Records supplied -
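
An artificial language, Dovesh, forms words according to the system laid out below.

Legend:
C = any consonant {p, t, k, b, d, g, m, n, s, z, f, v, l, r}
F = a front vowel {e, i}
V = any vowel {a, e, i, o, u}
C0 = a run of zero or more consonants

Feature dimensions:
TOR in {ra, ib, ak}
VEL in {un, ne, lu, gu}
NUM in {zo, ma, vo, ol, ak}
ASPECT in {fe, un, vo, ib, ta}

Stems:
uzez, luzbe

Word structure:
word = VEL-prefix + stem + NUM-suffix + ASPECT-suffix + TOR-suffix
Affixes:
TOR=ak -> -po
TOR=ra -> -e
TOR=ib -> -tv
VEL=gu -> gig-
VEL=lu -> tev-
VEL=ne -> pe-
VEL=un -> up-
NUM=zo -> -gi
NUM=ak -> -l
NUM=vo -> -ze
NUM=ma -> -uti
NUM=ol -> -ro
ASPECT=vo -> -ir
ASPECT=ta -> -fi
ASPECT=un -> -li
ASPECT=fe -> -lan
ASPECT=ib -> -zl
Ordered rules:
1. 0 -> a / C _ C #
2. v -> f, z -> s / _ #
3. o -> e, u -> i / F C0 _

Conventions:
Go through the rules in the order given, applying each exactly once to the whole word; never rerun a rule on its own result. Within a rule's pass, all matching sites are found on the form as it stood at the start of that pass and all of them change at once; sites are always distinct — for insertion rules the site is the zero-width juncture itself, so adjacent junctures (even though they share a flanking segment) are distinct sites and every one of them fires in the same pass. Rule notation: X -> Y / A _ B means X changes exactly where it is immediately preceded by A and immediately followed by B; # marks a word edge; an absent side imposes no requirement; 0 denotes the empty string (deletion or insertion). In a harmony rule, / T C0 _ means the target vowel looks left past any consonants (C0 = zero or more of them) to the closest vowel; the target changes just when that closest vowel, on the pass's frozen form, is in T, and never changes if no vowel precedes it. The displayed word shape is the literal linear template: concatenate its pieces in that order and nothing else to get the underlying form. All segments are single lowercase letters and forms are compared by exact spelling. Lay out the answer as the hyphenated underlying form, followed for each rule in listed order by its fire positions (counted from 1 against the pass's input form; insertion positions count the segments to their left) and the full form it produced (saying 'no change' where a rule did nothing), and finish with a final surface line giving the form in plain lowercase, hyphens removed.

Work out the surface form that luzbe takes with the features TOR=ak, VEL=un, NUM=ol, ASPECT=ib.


underlying: up-luzbe-ro-zl-po
1. 0 -> a / C _ C #: no change
2. v -> f, z -> s / _ #: no change
3. o -> e, u -> i / F C0 _: fires at position(s) 9: upluzberezlpo
surface: upluzberezlpo


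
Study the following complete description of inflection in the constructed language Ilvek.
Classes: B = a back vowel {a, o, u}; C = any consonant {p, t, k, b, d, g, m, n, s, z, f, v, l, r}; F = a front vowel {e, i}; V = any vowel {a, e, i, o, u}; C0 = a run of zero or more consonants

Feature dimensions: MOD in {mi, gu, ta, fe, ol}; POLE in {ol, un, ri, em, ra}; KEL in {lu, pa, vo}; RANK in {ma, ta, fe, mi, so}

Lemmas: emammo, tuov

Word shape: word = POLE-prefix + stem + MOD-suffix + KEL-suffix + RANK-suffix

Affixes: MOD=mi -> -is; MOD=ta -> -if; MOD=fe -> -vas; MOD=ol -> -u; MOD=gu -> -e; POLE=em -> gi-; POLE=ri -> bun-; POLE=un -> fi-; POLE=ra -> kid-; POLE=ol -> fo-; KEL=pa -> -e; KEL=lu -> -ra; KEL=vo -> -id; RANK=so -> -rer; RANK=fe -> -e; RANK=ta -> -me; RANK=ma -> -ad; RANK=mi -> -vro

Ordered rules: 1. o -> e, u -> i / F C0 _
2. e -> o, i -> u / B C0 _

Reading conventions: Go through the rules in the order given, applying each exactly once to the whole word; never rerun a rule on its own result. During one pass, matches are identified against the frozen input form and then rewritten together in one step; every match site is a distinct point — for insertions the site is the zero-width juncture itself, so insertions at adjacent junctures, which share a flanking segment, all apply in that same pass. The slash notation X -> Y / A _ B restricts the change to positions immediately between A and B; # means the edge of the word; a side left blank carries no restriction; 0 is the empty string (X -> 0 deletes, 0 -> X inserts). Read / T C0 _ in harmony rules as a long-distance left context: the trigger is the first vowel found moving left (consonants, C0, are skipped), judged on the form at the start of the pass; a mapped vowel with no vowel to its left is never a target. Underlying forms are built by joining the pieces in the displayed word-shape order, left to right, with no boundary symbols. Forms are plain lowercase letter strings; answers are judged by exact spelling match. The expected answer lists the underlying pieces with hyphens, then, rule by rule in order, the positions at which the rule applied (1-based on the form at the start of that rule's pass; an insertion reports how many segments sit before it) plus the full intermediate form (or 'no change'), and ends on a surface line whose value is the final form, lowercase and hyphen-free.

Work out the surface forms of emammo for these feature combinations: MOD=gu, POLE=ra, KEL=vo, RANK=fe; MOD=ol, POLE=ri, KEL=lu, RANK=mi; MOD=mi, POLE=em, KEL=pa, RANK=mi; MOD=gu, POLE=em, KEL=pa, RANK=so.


cell MOD=gu, POLE=ra, KEL=vo, RANK=fe:
underlying: kid-emammo-e-id-e
1. o -> e, u -> i / F C0 _: no change
2. e -> o, i -> u / B C0 _: fires at position(s) 10: kidemammooide
surface: kidemammooide

cell MOD=ol, POLE=ri, KEL=lu, RANK=mi:
underlying: bun-emammo-u-ra-vro
1. o -> e, u -> i / F C0 _: no change
2. e -> o, i -> u / B C0 _: fires at position(s) 4: bunomammouravro
surface: bunomammouravro

cell MOD=mi, POLE=em, KEL=pa, RANK=mi:
underlying: gi-emammo-is-e-vro
1. o -> e, u -> i / F C0 _: fires at position(s) 14: giemammoisevre
2. e -> o, i -> u / B C0 _: fires at position(s) 9: giemammousevre
surface: giemammousevre

cell MOD=gu, POLE=em, KEL=pa, RANK=so:
underlying: gi-emammo-e-e-rer
1. o -> e, u -> i / F C0 _: no change
2. e -> o, i -> u / B C0 _: fires at position(s) 9: giemammooerer
surface: giemammooerer


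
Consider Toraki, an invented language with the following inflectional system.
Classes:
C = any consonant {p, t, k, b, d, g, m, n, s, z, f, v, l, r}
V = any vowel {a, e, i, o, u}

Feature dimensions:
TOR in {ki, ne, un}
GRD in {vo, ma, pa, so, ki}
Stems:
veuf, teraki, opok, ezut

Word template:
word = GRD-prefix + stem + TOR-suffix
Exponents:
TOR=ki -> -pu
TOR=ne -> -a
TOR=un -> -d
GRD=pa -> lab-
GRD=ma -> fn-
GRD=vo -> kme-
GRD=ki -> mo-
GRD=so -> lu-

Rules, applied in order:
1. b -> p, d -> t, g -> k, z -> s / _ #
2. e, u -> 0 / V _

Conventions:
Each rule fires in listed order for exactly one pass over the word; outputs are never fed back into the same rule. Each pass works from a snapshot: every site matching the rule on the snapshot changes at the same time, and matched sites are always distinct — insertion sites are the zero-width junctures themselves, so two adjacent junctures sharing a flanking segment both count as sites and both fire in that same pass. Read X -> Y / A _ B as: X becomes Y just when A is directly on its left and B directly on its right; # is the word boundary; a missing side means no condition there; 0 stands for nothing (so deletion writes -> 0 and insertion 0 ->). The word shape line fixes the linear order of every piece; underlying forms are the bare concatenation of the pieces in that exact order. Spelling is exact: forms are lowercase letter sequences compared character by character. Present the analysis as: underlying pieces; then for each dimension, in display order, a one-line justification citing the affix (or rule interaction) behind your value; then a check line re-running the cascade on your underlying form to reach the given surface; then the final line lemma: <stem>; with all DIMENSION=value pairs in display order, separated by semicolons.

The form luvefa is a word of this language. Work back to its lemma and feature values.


underlying: lu-veuf-a
TOR=ne - signalled by the affix -a
GRD=so - signalled by the affix lu-
check: luveufa -> luveufa -> luvefa
lemma: veuf; TOR=ne; GRD=so


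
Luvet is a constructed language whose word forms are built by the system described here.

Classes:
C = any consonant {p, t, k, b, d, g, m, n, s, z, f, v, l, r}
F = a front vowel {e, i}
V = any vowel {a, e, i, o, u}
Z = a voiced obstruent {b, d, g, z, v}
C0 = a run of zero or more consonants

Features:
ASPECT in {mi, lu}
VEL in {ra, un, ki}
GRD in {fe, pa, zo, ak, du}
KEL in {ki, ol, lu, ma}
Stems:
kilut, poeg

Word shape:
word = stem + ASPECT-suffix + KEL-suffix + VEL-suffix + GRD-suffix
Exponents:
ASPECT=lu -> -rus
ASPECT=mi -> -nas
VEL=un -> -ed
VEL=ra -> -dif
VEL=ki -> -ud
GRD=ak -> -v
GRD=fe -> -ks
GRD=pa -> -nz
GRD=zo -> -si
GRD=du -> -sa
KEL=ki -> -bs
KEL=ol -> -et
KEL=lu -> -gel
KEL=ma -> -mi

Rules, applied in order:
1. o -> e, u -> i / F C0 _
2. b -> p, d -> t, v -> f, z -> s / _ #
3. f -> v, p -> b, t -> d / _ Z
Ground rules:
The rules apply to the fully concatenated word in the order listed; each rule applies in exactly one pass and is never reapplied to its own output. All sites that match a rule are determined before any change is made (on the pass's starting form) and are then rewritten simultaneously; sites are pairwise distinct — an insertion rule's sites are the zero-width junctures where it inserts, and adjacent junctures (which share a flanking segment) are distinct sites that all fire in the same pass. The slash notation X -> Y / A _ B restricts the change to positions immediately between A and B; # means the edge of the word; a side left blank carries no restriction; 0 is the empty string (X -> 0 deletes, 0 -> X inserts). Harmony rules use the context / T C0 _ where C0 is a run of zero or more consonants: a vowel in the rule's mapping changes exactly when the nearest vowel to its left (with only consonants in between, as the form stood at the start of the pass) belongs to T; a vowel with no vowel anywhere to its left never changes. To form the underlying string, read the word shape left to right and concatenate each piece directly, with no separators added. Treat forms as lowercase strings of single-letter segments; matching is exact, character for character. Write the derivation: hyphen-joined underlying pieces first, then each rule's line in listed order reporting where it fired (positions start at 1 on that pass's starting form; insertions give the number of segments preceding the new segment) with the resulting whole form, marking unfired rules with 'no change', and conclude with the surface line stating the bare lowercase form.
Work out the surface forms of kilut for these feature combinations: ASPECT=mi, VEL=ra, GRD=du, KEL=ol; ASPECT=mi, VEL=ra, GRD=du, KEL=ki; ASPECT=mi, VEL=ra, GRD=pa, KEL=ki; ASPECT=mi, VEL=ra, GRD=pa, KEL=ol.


cell ASPECT=mi, VEL=ra, GRD=du, KEL=ol:
underlying: kilut-nas-et-dif-sa
1. o -> e, u -> i / F C0 _: fires at position(s) 4: kilitnasetdifsa
2. b -> p, d -> t, v -> f, z -> s / _ #: no change
3. f -> v, p -> b, t -> d / _ Z: fires at position(s) 10: kilitnaseddifsa
surface: kilitnaseddifsa

cell ASPECT=mi, VEL=ra, GRD=du, KEL=ki:
underlying: kilut-nas-bs-dif-sa
1. o -> e, u -> i / F C0 _: fires at position(s) 4: kilitnasbsdifsa
2. b -> p, d -> t, v -> f, z -> s / _ #: no change
3. f -> v, p -> b, t -> d / _ Z: no change
surface: kilitnasbsdifsa

cell ASPECT=mi, VEL=ra, GRD=pa, KEL=ki:
underlying: kilut-nas-bs-dif-nz
1. o -> e, u -> i / F C0 _: fires at position(s) 4: kilitnasbsdifnz
2. b -> p, d -> t, v -> f, z -> s / _ #: fires at position(s) 15: kilitnasbsdifns
3. f -> v, p -> b, t -> d / _ Z: no change
surface: kilitnasbsdifns

cell ASPECT=mi, VEL=ra, GRD=pa, KEL=ol:
underlying: kilut-nas-et-dif-nz
1. o -> e, u -> i / F C0 _: fires at position(s) 4: kilitnasetdifnz
2. b -> p, d -> t, v -> f, z -> s / _ #: fires at position(s) 15: kilitnasetdifns
3. f -> v, p -> b, t -> d / _ Z: fires at position(s) 10: kilitnaseddifns
surface: kilitnaseddifns


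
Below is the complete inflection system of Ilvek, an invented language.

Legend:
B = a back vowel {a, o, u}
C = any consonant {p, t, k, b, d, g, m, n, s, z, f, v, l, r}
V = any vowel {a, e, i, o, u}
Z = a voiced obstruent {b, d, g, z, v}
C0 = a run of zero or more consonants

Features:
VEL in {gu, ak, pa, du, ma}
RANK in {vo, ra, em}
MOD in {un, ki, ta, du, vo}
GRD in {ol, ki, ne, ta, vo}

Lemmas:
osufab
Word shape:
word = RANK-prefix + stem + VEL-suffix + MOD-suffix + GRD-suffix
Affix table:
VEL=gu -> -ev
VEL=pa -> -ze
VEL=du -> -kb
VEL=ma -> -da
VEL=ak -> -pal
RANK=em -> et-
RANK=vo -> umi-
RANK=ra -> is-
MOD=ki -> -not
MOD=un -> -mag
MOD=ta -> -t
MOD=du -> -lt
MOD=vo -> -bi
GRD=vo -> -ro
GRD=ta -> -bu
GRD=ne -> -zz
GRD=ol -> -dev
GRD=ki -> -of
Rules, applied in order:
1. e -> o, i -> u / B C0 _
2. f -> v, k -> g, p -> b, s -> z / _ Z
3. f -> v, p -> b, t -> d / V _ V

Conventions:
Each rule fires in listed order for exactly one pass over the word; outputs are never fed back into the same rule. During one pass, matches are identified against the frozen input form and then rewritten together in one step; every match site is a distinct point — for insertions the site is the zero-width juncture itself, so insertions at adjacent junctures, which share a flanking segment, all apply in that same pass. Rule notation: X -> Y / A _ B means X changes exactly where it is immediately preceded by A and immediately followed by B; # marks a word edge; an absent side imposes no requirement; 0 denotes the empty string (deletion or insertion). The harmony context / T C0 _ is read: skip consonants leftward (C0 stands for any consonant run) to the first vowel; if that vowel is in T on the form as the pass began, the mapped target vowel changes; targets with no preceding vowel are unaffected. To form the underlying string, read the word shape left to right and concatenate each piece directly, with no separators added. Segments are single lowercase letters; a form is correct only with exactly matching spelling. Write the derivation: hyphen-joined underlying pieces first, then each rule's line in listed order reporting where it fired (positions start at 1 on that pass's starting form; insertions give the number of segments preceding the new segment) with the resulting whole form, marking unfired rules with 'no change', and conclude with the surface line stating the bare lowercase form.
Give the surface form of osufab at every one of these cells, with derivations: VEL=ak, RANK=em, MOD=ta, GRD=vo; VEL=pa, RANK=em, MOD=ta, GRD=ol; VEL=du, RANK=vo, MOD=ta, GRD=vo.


cell VEL=ak, RANK=em, MOD=ta, GRD=vo:
underlying: et-osufab-pal-t-ro
1. e -> o, i -> u / B C0 _: no change
2. f -> v, k -> g, p -> b, s -> z / _ Z: no change
3. f -> v, p -> b, t -> d / V _ V: fires at position(s) 2, 6: edosuvabpaltro
surface: edosuvabpaltro

cell VEL=pa, RANK=em, MOD=ta, GRD=ol:
underlying: et-osufab-ze-t-dev
1. e -> o, i -> u / B C0 _: fires at position(s) 10: etosufabzotdev
2. f -> v, k -> g, p -> b, s -> z / _ Z: no change
3. f -> v, p -> b, t -> d / V _ V: fires at position(s) 2, 6: edosuvabzotdev
surface: edosuvabzotdev

cell VEL=du, RANK=vo, MOD=ta, GRD=vo:
underlying: umi-osufab-kb-t-ro
1. e -> o, i -> u / B C0 _: fires at position(s) 3: umuosufabkbtro
2. f -> v, k -> g, p -> b, s -> z / _ Z: fires at position(s) 10: umuosufabgbtro
3. f -> v, p -> b, t -> d / V _ V: fires at position(s) 7: umuosuvabgbtro
surface: umuosuvabgbtro


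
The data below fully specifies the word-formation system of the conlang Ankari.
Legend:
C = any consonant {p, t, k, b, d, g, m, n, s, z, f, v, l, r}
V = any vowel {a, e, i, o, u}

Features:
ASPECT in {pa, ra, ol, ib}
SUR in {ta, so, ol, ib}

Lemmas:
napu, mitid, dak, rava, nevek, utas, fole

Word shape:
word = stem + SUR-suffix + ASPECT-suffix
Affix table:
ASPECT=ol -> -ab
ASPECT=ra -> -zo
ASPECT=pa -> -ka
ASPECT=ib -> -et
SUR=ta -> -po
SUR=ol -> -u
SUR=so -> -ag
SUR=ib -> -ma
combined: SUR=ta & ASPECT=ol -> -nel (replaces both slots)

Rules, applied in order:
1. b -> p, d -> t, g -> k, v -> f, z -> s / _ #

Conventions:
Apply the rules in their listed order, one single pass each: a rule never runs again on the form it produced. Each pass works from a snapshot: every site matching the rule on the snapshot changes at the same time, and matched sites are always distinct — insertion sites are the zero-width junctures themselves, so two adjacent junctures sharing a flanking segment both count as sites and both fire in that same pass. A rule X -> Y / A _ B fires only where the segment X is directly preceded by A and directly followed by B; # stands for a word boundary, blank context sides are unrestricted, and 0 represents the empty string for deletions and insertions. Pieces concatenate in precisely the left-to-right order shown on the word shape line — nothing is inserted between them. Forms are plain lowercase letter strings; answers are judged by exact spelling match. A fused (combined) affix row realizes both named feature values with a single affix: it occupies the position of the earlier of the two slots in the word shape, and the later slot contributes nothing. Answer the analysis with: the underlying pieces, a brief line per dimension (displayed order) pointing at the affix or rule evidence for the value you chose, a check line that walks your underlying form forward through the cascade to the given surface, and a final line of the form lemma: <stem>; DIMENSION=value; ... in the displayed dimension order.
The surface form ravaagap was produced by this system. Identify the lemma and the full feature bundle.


underlying: rava-ag-ab
ASPECT=ol - signalled by the affix -ab
SUR=so - signalled by the affix -ag
check: ravaagab -> ravaagap
lemma: rava; ASPECT=ol; SUR=so


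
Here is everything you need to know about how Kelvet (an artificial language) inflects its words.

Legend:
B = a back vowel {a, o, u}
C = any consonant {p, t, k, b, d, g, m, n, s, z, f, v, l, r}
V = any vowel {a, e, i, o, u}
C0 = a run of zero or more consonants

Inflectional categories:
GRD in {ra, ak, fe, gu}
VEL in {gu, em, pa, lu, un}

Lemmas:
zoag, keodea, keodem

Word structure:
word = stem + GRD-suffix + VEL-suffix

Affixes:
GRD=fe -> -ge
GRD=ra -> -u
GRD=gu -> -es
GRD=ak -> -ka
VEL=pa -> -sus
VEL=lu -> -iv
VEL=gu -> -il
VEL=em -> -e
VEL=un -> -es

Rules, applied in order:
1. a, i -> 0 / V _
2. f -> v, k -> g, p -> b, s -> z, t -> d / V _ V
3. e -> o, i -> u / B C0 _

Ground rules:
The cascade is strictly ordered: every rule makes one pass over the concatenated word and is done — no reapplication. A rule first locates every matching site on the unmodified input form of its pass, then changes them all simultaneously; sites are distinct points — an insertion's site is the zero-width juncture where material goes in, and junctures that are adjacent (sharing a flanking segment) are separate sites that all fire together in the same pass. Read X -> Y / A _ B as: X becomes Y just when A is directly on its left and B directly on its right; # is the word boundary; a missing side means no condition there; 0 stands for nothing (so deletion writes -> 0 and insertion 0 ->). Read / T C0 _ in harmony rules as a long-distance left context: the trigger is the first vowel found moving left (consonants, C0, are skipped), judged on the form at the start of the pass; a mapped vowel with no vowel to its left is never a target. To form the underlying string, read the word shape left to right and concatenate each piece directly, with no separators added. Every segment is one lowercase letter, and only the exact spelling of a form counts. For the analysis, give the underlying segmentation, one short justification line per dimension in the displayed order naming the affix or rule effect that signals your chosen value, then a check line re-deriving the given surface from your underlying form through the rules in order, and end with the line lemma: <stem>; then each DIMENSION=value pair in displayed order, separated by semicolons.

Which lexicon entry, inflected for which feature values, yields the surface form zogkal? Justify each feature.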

Exercise aim - Where a line of the listing holds "constructed", show that line.

Reply -
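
Study the following complete description of inflection in the constructed language Ilvek.
Luvet is a constructed language whose word forms are built by the system described here.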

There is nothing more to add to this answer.